▶ Work item
Print every entry again, precisely as written.

+++

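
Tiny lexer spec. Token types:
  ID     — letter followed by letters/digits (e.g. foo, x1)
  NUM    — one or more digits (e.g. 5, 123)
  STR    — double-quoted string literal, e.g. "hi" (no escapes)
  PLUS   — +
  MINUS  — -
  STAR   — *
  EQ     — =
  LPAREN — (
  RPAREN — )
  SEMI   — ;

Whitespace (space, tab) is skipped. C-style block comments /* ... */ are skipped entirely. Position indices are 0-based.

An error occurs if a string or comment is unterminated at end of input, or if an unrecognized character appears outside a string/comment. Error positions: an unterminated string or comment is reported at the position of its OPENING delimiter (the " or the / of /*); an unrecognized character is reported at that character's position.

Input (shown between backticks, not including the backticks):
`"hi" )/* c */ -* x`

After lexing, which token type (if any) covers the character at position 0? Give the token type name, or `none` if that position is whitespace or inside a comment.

Answer: STR

Derivation:
pos=0: enter STRING mode
pos=0: emit STR "hi" (now at pos=4)
pos=5: emit RPAREN ')'
pos=6: enter COMMENT mode (saw '/*')
exit COMMENT mode (now at pos=13)
pos=14: emit MINUS '-'
pos=15: emit STAR '*'
pos=17: emit ID 'x' (now at pos=18)
DONE. 5 tokens: [STR, RPAREN, MINUS, STAR, ID]
Position 0: char is '"' -> STR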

+++

▶ Output
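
Tiny lexer spec. Token types:
  ID     — letter followed by letters/digits (e.g. foo, x1)
  NUM    — one or more digits (e.g. 5, 123)
  STR    — double-quoted string literal, e.g. "hi" (no escapes)
  PLUS   — +
  MINUS  — -
  STAR   — *
  EQ     — =
  LPAREN — (
  RPAREN — )
  SEMI   — ;

Whitespace (space, tab) is skipped. C-style block comments /* ... */ are skipped entirely. Position indices are 0-based.

An error occurs if a string or comment is unterminated at end of input, or if an unrecognized character appears outside a string/comment. Error positions: an unterminated string or comment is reported at the position of its OPENING delimiter (the " or the / of /*); an unrecognized character is reported at that character's position.

Input (shown between backticks, not including the backticks):
`"hi" )/* c */ -* x`

After lexing, which token type (if any) covers the character at position 0? Give the token type name, or `none` if that position is whitespace or inside a comment.

Answer: STR

Derivation:
pos=0: enter STRING mode
pos=0: emit STR "hi" (now at pos=4)
pos=5: emit RPAREN ')'
pos=6: enter COMMENT mode (saw '/*')
exit COMMENT mode (now at pos=13)
pos=14: emit MINUS '-'
pos=15: emit STAR '*'
pos=17: emit ID 'x' (now at pos=18)
DONE. 5 tokens: [STR, RPAREN, MINUS, STAR, ID]
Position 0: char is '"' -> STR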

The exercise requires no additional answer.